* _Aim of the task_:
Each line of the records below that contains "undirected" needs to be copied.

Top of Data excerpts

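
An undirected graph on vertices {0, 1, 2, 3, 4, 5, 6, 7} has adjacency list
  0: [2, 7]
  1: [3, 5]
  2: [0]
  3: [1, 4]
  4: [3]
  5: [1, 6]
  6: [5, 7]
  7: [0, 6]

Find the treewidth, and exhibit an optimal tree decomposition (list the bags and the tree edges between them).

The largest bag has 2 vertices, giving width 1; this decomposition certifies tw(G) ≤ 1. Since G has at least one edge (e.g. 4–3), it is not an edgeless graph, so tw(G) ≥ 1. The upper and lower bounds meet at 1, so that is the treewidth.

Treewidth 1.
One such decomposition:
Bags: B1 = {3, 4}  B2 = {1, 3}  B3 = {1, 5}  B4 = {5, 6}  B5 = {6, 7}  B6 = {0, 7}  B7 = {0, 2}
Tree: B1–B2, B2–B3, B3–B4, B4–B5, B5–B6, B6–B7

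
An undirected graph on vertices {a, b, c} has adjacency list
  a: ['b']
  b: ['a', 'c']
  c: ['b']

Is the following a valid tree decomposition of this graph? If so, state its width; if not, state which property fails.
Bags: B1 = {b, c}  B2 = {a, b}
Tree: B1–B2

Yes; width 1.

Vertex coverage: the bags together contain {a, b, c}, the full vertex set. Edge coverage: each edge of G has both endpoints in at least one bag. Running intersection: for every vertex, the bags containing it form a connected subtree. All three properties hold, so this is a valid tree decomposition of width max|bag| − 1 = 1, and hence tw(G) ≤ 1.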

Bottom of Data excerpts
Top of Data excerpts

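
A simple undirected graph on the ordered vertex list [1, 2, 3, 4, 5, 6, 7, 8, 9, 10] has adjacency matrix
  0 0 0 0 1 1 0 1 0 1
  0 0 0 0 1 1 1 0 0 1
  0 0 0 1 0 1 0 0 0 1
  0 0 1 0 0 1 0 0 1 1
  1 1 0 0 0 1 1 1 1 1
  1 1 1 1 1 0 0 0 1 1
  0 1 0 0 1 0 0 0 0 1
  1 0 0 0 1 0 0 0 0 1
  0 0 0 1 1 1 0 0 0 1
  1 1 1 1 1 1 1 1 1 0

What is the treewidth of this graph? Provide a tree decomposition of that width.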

Bottom of Data excerpts

* _Answer to the problem_:
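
An undirected graph on vertices {0, 1, 2, 3, 4, 5, 6, 7} has adjacency list
An undirected graph on vertices {a, b, c} has adjacency list
A simple undirected graph on the ordered vertex list [1, 2, 3, 4, 5, 6, 7, 8, 9, 10] has adjacency matrix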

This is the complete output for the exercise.